MATERIAL PROVIDED =>
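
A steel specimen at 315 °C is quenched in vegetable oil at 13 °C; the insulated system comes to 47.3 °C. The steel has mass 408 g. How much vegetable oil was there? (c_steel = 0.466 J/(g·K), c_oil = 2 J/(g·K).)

Heat gained plus heat lost sum to zero:
408·0.466·(47.3 − 315) + m·2·(47.3 − 13) = 0
68.6 m = 50897
m = 50897/68.6 ≈ 741.9 g

m ≈ 742 g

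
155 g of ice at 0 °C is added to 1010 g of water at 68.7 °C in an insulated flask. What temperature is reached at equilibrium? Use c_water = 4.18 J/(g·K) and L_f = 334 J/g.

T_f ≈ 48.9 °C

Conservation of energy gives ΣQ = 0:
fusion: m_ice L_f = 155×334 = 51770; meltwater 0→T: 155×4.18×T = 647.9 T; water cools: 1010×4.18×(T − 68.7) = 4221.8(T − 68.7)
4869.7 T = 290038 − 51770 = 238268
T ≈ 48.93 °C — above 0 °C, consistent with complete melting.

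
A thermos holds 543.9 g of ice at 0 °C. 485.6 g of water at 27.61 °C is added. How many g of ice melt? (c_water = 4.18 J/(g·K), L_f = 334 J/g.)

Heat available from the water dropping to 0 °C: 485.6×4.18×27.61 = 56043 J.
Melting all 543.9 g of ice would need 543.9×334 = 181663 J.
That's not enough to melt it all — equilibrium is at 0 °C with ice remaining.
m_melt = 56043 / L_f = 167.8 g.

m_melted ≈ 168 g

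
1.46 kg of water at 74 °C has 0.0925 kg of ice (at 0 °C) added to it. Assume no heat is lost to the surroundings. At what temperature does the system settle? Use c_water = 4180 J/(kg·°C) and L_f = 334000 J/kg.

Heat gained plus heat lost sum to zero:
fusion: m_ice L_f = 0.0925×334000 = 30895
  meltwater 0→T: 0.0925×4180×T = 386.65 T
  water cools: 1.46×4180×(T − 74) = 6102.8(T − 74)
6489.4 T = 451607 − 30895 = 420712
T ≈ 64.83 °C. Since T > 0 °C, the all-ice-melts assumption holds.

T_f ≈ 64.8 °C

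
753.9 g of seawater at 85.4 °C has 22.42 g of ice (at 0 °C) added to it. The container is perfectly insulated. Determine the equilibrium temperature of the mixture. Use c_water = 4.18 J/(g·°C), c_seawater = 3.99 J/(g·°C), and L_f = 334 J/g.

T_f ≈ 80.4 °C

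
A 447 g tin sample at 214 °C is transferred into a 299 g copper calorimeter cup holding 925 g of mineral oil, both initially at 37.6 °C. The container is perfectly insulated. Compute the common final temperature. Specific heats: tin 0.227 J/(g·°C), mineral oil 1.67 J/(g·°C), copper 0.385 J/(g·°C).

T_f ≈ 47.8 °C

T_f is the heat-capacity-weighted average of the initial temperatures:
T_f = (101.47·214 + 1544.8·37.6 + 115.12·37.6) / (101.47 + 1544.8 + 115.12)
    = 84125 / 1761.3 ≈ 47.76 °C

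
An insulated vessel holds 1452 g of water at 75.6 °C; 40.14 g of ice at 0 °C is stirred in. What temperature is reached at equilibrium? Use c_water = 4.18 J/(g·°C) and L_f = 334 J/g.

T_f ≈ 71.4 °C

Sum of m c ΔT and latent-heat terms is zero:
fusion: m_ice L_f = 40.14·334 = 13407; warm the meltwater: 167.79 T; water cools: 1452·4.18·(T − 75.6) = 6069.4(T − 75.6)
6237.1 T = 458844 − 13407 = 445437
T ≈ 71.42 °C. Since T > 0 °C, the all-ice-melts assumption holds.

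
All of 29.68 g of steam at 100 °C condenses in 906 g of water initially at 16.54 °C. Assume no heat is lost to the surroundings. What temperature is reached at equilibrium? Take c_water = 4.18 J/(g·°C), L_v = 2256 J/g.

Energy conservation, ΣQ = 0:
condense steam: −29.68·2256 = −66958
  condensed water 100 °C→T: 124.06(T − 100)
  water warms: 906·4.18·(T − 16.54) = 3787.1(T − 16.54)
3911.1 T = 66958 + 12406 + 62638 = 142003
T ≈ 36.31 °C — below 100 °C, confirming all the steam condensed.

T_f ≈ 36.3 °C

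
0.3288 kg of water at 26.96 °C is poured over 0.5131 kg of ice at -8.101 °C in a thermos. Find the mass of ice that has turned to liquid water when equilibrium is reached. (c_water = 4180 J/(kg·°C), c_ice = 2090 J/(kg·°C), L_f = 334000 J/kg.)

Cooling the water to 0 °C releases 0.3288·4180·26.96 = 37053 J.
Warming the ice to 0 °C takes 0.5131·2090·8.101 = 8687.3 J, leaving 28366 J for melting.
Fully melting the ice requires m_ice L_f = 0.5131·334000 = 171375 J.
28366 J < 171375 J, so only part of the ice melts and the system sits at 0 °C.
m_melted·334000 = 28366  ⇒  m_melted ≈ 0.08493 kg.

m_melted ≈ 0.0849 kg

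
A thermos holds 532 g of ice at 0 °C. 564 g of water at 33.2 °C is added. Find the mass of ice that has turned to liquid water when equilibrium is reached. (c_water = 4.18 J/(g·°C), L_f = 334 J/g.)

Cooling the water to 0 °C releases 564×4.18×33.2 = 78270 J.
To melt every bit of ice: 532×334 = 177688 J.
78270 J < 177688 J, so only part of the ice melts and the system sits at 0 °C.
m_melt = 78270 / L_f = 234.3 g.

m_melted ≈ 234 g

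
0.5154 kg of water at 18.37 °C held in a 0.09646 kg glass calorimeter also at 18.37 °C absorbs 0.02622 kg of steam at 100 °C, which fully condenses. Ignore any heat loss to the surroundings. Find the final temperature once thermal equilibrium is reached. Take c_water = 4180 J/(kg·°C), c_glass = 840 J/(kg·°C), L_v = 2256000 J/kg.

Let T be the final temperature. ΣQ_i = 0:
steam→water at 100 °C releases m L_v = 0.02622·2256000 = 59152
  condensate cools 100→T: 0.02622·4180·(T − 100) = 109.6(T − 100)
  water warms: 0.5154·4180·(T − 18.37) = 2154.4(T − 18.37)
  cup: 81.03(T − 18.37)
2345 T = 59152 + 10960 + 41064 = 111177
T ≈ 47.41 °C — below 100 °C, confirming all the steam condensed.

T_f ≈ 47.4 °C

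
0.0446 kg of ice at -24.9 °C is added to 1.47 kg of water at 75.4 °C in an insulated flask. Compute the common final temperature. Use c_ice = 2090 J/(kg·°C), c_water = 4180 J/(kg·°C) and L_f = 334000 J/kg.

T_f ≈ 70.5 °C

Heat gained plus heat lost sum to zero:
warm ice to 0 °C: 0.0446×2090×(0 − (-24.9)) = 2321
  fusion: m_ice L_f = 0.0446×334000 = 14896
  warm the meltwater: 186.43 T
  water: 6144.6(T − 75.4)
6331 T = 463303 − 17217 = 446085
T ≈ 70.46 °C — above 0 °C, consistent with complete melting.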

WHAT THIS TASK INVOLVES => Every single line of the listing must be retyped exactly.

RESULT OF THE TASK =>
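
A steel specimen at 315 °C is quenched in vegetable oil at 13 °C; the insulated system comes to 47.3 °C. The steel has mass 408 g. How much vegetable oil was there? (c_steel = 0.466 J/(g·K), c_oil = 2 J/(g·K).)

Heat gained plus heat lost sum to zero:
408·0.466·(47.3 − 315) + m·2·(47.3 − 13) = 0
68.6 m = 50897
m = 50897/68.6 ≈ 741.9 g

m ≈ 742 g

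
155 g of ice at 0 °C is added to 1010 g of water at 68.7 °C in an insulated flask. What temperature is reached at equilibrium? Use c_water = 4.18 J/(g·K) and L_f = 334 J/g.

T_f ≈ 48.9 °C

Conservation of energy gives ΣQ = 0:
fusion: m_ice L_f = 155×334 = 51770; meltwater 0→T: 155×4.18×T = 647.9 T; water cools: 1010×4.18×(T − 68.7) = 4221.8(T − 68.7)
4869.7 T = 290038 − 51770 = 238268
T ≈ 48.93 °C — above 0 °C, consistent with complete melting.

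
A thermos holds 543.9 g of ice at 0 °C. 485.6 g of water at 27.61 °C is added. How many g of ice melt? (c_water = 4.18 J/(g·K), L_f = 334 J/g.)

Heat available from the water dropping to 0 °C: 485.6×4.18×27.61 = 56043 J.
Melting all 543.9 g of ice would need 543.9×334 = 181663 J.
That's not enough to melt it all — equilibrium is at 0 °C with ice remaining.
m_melt = 56043 / L_f = 167.8 g.

m_melted ≈ 168 g

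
1.46 kg of water at 74 °C has 0.0925 kg of ice (at 0 °C) added to it. Assume no heat is lost to the surroundings. At what temperature does the system settle? Use c_water = 4180 J/(kg·°C) and L_f = 334000 J/kg.

Heat gained plus heat lost sum to zero:
fusion: m_ice L_f = 0.0925×334000 = 30895
  meltwater 0→T: 0.0925×4180×T = 386.65 T
  water cools: 1.46×4180×(T − 74) = 6102.8(T − 74)
6489.4 T = 451607 − 30895 = 420712
T ≈ 64.83 °C. Since T > 0 °C, the all-ice-melts assumption holds.

T_f ≈ 64.8 °C

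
753.9 g of seawater at 85.4 °C has 22.42 g of ice (at 0 °C) added to it. The container is perfectly insulated. Determine the equilibrium temperature of the mixture. Use c_water = 4.18 J/(g·°C), c_seawater = 3.99 J/(g·°C), and L_f = 334 J/g.

T_f ≈ 80.4 °C

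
A 447 g tin sample at 214 °C is transferred into a 299 g copper calorimeter cup holding 925 g of mineral oil, both initially at 37.6 °C. The container is perfectly insulated. Compute the common final temperature. Specific heats: tin 0.227 J/(g·°C), mineral oil 1.67 J/(g·°C), copper 0.385 J/(g·°C).

T_f ≈ 47.8 °C

T_f is the heat-capacity-weighted average of the initial temperatures:
T_f = (101.47·214 + 1544.8·37.6 + 115.12·37.6) / (101.47 + 1544.8 + 115.12)
    = 84125 / 1761.3 ≈ 47.76 °C

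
An insulated vessel holds 1452 g of water at 75.6 °C; 40.14 g of ice at 0 °C is stirred in. What temperature is reached at equilibrium? Use c_water = 4.18 J/(g·°C) and L_f = 334 J/g.

T_f ≈ 71.4 °C

Sum of m c ΔT and latent-heat terms is zero:
fusion: m_ice L_f = 40.14·334 = 13407; warm the meltwater: 167.79 T; water cools: 1452·4.18·(T − 75.6) = 6069.4(T − 75.6)
6237.1 T = 458844 − 13407 = 445437
T ≈ 71.42 °C. Since T > 0 °C, the all-ice-melts assumption holds.

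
All of 29.68 g of steam at 100 °C condenses in 906 g of water initially at 16.54 °C. Assume no heat is lost to the surroundings. What temperature is reached at equilibrium? Take c_water = 4.18 J/(g·°C), L_v = 2256 J/g.

Energy conservation, ΣQ = 0:
condense steam: −29.68·2256 = −66958
  condensed water 100 °C→T: 124.06(T − 100)
  water warms: 906·4.18·(T − 16.54) = 3787.1(T − 16.54)
3911.1 T = 66958 + 12406 + 62638 = 142003
T ≈ 36.31 °C — below 100 °C, confirming all the steam condensed.

T_f ≈ 36.3 °C

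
0.3288 kg of water at 26.96 °C is poured over 0.5131 kg of ice at -8.101 °C in a thermos. Find the mass of ice that has turned to liquid water when equilibrium is reached. (c_water = 4180 J/(kg·°C), c_ice = 2090 J/(kg·°C), L_f = 334000 J/kg.)

Cooling the water to 0 °C releases 0.3288·4180·26.96 = 37053 J.
Warming the ice to 0 °C takes 0.5131·2090·8.101 = 8687.3 J, leaving 28366 J for melting.
Fully melting the ice requires m_ice L_f = 0.5131·334000 = 171375 J.
28366 J < 171375 J, so only part of the ice melts and the system sits at 0 °C.
m_melted·334000 = 28366  ⇒  m_melted ≈ 0.08493 kg.

m_melted ≈ 0.0849 kg

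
A thermos holds 532 g of ice at 0 °C. 564 g of water at 33.2 °C is added. Find the mass of ice that has turned to liquid water when equilibrium is reached. (c_water = 4.18 J/(g·°C), L_f = 334 J/g.)

Cooling the water to 0 °C releases 564×4.18×33.2 = 78270 J.
To melt every bit of ice: 532×334 = 177688 J.
78270 J < 177688 J, so only part of the ice melts and the system sits at 0 °C.
m_melt = 78270 / L_f = 234.3 g.

m_melted ≈ 234 g

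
0.5154 kg of water at 18.37 °C held in a 0.09646 kg glass calorimeter also at 18.37 °C absorbs 0.02622 kg of steam at 100 °C, which fully condenses. Ignore any heat loss to the surroundings. Find the final temperature once thermal equilibrium is reached. Take c_water = 4180 J/(kg·°C), c_glass = 840 J/(kg·°C), L_v = 2256000 J/kg.

Let T be the final temperature. ΣQ_i = 0:
steam→water at 100 °C releases m L_v = 0.02622·2256000 = 59152
  condensate cools 100→T: 0.02622·4180·(T − 100) = 109.6(T − 100)
  water warms: 0.5154·4180·(T − 18.37) = 2154.4(T − 18.37)
  cup: 81.03(T − 18.37)
2345 T = 59152 + 10960 + 41064 = 111177
T ≈ 47.41 °C — below 100 °C, confirming all the steam condensed.

T_f ≈ 47.4 °C

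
0.0446 kg of ice at -24.9 °C is added to 1.47 kg of water at 75.4 °C in an insulated flask. Compute the common final temperature. Use c_ice = 2090 J/(kg·°C), c_water = 4180 J/(kg·°C) and L_f = 334000 J/kg.

T_f ≈ 70.5 °C

Heat gained plus heat lost sum to zero:
warm ice to 0 °C: 0.0446×2090×(0 − (-24.9)) = 2321
  fusion: m_ice L_f = 0.0446×334000 = 14896
  warm the meltwater: 186.43 T
  water: 6144.6(T − 75.4)
6331 T = 463303 − 17217 = 446085
T ≈ 70.46 °C — above 0 °C, consistent with complete melting.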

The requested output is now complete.